BEGIN LISTED ENTRIES
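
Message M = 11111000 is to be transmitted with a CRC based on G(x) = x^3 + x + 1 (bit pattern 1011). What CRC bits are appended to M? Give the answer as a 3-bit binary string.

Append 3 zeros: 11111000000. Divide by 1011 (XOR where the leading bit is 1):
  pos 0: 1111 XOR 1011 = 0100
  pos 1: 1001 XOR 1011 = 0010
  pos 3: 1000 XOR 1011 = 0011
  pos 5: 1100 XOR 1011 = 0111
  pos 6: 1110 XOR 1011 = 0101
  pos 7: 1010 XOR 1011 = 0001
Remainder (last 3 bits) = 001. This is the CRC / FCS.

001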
END LISTED ENTRIES
YOUR ASSIGNMENT:
Give back each record, exactly as it reads.

ANSWER SECTION:
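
Message M = 11111000 is to be transmitted with a CRC based on G(x) = x^3 + x + 1 (bit pattern 1011). What CRC bits are appended to M? Give the answer as a 3-bit binary string.

Append 3 zeros: 11111000000. Divide by 1011 (XOR where the leading bit is 1):
  pos 0: 1111 XOR 1011 = 0100
  pos 1: 1001 XOR 1011 = 0010
  pos 3: 1000 XOR 1011 = 0011
  pos 5: 1100 XOR 1011 = 0111
  pos 6: 1110 XOR 1011 = 0101
  pos 7: 1010 XOR 1011 = 0001
Remainder (last 3 bits) = 001. This is the CRC / FCS.

001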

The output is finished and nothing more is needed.